▸ **Exercise details**
Below are the records; work out how many lines among them contain "channels", and write nothing besides that number.
● ● ●
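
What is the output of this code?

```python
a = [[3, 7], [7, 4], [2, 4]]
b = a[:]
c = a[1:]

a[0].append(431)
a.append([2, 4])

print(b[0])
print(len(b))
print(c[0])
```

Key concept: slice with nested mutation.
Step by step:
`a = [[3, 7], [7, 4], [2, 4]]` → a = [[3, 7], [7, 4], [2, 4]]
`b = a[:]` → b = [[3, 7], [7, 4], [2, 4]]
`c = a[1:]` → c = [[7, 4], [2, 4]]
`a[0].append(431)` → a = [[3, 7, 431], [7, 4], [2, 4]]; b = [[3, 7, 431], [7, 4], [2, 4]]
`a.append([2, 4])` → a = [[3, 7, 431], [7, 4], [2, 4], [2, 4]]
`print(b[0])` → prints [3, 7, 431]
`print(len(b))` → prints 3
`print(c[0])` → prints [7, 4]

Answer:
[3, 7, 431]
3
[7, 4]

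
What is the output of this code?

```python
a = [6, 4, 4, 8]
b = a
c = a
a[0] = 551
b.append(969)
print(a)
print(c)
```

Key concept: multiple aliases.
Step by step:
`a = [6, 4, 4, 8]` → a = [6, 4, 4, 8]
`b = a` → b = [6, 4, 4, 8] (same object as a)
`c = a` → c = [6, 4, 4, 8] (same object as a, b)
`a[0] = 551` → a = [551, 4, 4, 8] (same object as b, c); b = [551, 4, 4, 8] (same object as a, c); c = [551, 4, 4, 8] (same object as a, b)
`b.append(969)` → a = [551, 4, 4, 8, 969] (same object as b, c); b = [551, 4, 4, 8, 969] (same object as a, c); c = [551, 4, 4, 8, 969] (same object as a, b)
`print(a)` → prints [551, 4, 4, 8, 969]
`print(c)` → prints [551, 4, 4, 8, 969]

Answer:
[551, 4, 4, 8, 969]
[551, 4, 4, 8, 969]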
● ● ●
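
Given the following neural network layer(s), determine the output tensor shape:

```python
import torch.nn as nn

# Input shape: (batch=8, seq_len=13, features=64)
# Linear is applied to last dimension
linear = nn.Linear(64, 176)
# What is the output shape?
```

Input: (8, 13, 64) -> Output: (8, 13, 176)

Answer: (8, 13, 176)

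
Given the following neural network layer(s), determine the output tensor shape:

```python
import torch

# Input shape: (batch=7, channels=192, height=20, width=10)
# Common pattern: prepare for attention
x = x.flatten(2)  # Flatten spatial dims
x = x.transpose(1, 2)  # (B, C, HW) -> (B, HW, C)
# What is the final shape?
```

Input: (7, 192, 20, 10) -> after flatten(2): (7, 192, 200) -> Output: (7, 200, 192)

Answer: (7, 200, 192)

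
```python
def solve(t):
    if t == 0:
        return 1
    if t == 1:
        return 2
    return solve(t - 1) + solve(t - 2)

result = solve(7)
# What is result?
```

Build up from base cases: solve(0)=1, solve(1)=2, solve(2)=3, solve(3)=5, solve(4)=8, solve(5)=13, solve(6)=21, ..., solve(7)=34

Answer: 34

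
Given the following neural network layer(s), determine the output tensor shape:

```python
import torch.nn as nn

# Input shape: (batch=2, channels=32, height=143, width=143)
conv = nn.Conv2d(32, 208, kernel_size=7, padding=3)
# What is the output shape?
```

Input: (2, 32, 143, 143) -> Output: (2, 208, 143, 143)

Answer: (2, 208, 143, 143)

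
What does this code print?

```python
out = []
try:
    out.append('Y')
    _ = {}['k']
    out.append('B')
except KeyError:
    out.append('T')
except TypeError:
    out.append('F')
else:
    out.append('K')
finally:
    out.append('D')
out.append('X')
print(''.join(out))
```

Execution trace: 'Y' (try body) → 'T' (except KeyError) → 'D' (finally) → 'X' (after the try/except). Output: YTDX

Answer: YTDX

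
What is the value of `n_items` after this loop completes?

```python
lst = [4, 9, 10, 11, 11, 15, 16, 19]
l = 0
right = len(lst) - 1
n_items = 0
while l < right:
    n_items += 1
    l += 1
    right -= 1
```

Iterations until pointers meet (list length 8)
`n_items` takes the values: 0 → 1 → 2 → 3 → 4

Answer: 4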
● ● ●
▸ **Answer for this exercise**
2